Required work - From the data underneath, reproduce exactly the stretch that begins at the line with "Consider the germ f = x^3" and ends after the line with "Compute the Milnor number of f(x, y)".

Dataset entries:
+ + + + + + +
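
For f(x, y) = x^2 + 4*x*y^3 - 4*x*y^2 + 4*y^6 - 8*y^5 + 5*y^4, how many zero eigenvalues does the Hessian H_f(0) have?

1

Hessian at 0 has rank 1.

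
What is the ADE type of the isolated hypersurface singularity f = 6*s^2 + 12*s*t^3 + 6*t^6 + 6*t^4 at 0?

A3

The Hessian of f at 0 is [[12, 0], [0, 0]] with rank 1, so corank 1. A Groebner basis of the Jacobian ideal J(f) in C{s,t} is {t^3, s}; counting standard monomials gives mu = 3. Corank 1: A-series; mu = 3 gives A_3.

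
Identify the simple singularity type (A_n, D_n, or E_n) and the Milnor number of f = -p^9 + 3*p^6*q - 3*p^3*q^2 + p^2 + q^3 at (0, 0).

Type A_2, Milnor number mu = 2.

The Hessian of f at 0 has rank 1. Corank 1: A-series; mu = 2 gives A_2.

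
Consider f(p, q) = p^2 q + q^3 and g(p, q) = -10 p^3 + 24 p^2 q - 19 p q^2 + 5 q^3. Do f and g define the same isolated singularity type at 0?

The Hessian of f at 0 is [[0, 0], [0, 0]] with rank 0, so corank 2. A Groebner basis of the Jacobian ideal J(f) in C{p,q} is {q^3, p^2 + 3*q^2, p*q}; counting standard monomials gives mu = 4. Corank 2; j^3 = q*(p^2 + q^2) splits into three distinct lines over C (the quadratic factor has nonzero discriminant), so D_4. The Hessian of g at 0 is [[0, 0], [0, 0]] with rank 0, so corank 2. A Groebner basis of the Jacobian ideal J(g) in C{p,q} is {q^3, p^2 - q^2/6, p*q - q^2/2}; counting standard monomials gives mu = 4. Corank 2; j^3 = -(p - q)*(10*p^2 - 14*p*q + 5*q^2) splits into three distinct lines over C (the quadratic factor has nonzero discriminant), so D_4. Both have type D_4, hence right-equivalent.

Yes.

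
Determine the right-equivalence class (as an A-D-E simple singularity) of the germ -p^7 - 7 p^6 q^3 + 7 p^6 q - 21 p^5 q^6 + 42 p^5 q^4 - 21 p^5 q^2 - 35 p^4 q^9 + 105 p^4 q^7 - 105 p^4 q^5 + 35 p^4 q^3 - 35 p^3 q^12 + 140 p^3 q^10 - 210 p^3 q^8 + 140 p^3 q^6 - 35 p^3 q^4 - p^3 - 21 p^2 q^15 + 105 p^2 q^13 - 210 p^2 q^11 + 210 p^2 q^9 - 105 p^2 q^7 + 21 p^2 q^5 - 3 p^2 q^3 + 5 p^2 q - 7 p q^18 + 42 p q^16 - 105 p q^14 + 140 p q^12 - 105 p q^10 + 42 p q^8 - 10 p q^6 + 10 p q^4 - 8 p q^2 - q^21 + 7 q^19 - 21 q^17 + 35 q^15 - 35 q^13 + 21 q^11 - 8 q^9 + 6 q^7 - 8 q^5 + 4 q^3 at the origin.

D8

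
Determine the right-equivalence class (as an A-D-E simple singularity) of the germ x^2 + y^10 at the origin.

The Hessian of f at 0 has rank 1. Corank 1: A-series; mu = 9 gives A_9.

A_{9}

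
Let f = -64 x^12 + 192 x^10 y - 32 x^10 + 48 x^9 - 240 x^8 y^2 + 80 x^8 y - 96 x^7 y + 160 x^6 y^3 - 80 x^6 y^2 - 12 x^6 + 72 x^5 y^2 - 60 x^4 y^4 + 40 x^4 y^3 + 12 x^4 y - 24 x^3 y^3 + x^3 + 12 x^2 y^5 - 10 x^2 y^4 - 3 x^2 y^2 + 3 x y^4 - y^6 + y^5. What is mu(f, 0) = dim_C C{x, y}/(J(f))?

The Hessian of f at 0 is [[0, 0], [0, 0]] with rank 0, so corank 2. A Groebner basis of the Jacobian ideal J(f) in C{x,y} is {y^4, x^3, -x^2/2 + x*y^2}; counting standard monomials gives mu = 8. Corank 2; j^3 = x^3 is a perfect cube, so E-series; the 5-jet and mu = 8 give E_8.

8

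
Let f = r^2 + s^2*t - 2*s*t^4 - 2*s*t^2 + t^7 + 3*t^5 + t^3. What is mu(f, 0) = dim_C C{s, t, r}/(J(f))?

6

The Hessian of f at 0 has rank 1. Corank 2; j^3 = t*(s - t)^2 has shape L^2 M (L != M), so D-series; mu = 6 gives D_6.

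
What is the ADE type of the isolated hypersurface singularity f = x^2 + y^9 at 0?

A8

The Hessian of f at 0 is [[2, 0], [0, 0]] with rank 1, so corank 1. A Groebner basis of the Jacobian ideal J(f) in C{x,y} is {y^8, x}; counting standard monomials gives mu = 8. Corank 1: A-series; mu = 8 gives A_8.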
+ + + + + + +
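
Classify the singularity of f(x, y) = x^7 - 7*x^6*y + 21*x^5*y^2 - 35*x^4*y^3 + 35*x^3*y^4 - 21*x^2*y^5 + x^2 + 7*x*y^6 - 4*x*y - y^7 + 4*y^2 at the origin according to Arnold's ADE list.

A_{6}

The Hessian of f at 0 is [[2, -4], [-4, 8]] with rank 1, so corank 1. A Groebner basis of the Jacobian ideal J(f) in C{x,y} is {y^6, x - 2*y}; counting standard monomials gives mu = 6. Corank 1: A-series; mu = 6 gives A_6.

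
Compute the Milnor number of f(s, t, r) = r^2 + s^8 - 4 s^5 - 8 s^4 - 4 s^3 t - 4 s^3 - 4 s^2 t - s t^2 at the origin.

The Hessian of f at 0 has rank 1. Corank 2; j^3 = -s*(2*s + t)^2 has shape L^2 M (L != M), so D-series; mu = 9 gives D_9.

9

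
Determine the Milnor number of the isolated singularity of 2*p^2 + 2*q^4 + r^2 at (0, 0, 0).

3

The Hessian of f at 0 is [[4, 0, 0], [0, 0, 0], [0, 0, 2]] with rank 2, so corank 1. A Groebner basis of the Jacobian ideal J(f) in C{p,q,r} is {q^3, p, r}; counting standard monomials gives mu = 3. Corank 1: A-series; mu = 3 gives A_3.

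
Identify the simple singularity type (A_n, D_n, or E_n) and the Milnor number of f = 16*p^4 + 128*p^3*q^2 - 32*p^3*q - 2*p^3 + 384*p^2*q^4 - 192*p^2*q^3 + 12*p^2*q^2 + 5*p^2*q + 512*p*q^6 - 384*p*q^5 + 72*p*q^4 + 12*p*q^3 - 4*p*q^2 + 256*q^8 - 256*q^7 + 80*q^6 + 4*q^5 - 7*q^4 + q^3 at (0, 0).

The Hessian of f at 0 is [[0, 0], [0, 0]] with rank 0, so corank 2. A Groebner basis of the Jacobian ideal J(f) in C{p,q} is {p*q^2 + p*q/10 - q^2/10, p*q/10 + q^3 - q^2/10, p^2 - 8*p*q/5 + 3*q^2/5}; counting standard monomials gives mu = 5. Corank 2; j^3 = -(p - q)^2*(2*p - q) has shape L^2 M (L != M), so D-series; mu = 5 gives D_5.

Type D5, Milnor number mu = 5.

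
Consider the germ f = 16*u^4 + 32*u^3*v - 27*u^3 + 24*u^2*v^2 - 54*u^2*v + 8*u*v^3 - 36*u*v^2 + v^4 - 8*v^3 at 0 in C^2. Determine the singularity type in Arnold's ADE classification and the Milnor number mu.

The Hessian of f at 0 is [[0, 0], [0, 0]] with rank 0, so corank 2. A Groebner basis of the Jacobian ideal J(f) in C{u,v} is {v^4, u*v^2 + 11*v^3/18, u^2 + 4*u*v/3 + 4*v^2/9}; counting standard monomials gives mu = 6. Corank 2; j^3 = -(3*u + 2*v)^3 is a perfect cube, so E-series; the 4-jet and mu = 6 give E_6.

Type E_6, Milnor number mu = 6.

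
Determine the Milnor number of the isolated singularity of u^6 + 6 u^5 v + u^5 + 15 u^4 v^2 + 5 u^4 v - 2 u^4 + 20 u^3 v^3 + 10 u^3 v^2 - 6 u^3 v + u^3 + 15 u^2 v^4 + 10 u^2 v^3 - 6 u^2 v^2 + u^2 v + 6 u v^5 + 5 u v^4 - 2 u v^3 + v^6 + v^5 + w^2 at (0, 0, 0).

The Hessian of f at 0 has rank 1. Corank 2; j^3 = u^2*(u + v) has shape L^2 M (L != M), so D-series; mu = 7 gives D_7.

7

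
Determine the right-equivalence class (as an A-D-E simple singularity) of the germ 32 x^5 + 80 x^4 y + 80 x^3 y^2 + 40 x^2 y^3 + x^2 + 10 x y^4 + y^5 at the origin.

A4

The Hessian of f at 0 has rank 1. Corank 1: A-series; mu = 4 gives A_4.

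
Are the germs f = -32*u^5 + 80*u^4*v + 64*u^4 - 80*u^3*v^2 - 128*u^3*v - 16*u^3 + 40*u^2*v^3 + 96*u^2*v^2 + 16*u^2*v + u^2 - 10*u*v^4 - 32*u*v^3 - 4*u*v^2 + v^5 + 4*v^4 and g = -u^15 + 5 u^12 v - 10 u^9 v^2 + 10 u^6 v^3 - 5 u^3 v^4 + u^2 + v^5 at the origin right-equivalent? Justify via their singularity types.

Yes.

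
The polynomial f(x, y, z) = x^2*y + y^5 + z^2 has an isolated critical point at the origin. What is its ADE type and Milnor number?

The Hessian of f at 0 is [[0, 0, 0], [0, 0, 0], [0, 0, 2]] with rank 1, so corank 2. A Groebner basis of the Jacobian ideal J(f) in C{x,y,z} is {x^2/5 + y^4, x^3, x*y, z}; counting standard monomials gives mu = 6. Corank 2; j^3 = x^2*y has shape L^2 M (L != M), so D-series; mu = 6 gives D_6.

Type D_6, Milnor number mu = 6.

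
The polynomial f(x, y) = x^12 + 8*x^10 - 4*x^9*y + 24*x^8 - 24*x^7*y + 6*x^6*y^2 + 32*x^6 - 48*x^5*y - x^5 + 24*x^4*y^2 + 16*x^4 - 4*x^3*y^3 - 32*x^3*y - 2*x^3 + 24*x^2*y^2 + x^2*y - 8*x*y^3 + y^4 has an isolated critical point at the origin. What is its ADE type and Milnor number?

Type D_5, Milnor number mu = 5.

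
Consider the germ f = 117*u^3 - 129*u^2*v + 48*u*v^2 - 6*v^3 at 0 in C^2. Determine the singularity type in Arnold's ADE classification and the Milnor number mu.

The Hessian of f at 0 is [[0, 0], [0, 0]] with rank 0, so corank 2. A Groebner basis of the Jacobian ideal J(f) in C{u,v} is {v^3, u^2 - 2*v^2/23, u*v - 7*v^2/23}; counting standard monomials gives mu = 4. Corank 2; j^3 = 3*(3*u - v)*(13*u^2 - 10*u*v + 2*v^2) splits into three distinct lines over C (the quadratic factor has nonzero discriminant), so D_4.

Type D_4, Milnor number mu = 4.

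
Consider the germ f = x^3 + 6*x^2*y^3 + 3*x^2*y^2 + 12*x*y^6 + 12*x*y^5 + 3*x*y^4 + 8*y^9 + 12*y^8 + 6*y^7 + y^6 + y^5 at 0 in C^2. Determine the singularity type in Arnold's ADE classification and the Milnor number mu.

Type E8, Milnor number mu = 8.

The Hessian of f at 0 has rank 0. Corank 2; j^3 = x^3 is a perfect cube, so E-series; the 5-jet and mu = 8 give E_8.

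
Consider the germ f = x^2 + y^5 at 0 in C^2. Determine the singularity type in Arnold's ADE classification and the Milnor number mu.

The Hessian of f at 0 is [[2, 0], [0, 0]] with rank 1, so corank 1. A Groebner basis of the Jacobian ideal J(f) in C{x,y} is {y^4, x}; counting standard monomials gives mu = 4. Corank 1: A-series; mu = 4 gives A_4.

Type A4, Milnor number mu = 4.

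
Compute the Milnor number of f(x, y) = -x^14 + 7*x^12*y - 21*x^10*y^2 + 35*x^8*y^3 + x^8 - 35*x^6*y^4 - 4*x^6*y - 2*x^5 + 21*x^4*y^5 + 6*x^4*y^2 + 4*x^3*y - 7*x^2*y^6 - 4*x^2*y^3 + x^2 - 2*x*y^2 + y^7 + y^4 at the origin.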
+ + + + + + +
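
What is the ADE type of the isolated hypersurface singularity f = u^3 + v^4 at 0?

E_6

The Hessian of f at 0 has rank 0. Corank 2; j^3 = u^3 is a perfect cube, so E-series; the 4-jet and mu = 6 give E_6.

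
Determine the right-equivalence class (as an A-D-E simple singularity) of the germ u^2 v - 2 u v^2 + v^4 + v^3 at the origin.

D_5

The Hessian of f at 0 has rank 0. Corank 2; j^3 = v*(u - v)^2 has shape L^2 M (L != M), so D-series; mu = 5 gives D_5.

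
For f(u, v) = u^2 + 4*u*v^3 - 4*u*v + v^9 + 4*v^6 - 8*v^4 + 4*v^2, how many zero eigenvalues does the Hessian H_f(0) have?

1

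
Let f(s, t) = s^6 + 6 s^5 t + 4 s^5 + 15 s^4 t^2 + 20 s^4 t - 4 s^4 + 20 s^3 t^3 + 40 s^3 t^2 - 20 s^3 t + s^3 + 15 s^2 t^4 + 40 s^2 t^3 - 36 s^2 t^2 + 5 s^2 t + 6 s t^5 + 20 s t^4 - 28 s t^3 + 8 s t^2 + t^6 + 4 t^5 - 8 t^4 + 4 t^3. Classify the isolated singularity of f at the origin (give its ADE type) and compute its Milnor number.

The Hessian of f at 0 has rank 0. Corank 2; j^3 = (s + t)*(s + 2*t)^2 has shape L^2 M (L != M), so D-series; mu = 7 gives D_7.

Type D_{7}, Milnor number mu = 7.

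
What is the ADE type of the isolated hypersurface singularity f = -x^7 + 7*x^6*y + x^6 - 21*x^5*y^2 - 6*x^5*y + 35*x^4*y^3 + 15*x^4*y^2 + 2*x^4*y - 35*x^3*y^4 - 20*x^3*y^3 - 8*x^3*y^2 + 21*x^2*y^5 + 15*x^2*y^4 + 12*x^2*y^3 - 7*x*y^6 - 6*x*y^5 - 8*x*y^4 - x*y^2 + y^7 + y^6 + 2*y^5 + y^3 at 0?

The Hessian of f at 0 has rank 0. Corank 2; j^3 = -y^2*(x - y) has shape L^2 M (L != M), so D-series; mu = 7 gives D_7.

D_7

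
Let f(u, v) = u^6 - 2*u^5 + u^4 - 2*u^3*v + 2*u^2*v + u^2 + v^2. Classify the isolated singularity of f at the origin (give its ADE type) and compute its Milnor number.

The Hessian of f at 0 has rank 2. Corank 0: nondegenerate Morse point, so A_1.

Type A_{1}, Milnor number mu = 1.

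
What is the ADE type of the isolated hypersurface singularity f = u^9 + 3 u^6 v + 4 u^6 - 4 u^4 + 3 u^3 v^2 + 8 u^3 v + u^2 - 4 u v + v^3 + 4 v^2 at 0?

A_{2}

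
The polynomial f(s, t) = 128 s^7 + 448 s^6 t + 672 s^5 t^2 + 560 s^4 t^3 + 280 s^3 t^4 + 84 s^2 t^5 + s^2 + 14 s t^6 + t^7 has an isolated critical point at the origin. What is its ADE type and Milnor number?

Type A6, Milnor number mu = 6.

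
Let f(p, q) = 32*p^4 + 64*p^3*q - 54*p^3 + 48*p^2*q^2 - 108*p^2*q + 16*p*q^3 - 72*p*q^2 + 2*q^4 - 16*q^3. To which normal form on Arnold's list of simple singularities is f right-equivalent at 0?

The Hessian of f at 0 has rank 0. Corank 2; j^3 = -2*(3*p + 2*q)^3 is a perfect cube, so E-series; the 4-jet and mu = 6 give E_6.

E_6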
+ + + + + + +
Written reply -
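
Consider the germ f = x^3 + 6*x^2*y^3 + 3*x^2*y^2 + 12*x*y^6 + 12*x*y^5 + 3*x*y^4 + 8*y^9 + 12*y^8 + 6*y^7 + y^6 + y^5 at 0 in C^2. Determine the singularity type in Arnold's ADE classification and the Milnor number mu.

Type E8, Milnor number mu = 8.

The Hessian of f at 0 has rank 0. Corank 2; j^3 = x^3 is a perfect cube, so E-series; the 5-jet and mu = 8 give E_8.

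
Consider the germ f = x^2 + y^5 at 0 in C^2. Determine the singularity type in Arnold's ADE classification and the Milnor number mu.

The Hessian of f at 0 is [[2, 0], [0, 0]] with rank 1, so corank 1. A Groebner basis of the Jacobian ideal J(f) in C{x,y} is {y^4, x}; counting standard monomials gives mu = 4. Corank 1: A-series; mu = 4 gives A_4.

Type A4, Milnor number mu = 4.

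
Compute the Milnor number of f(x, y) = -x^14 + 7*x^12*y - 21*x^10*y^2 + 35*x^8*y^3 + x^8 - 35*x^6*y^4 - 4*x^6*y - 2*x^5 + 21*x^4*y^5 + 6*x^4*y^2 + 4*x^3*y - 7*x^2*y^6 - 4*x^2*y^3 + x^2 - 2*x*y^2 + y^7 + y^4 at the origin.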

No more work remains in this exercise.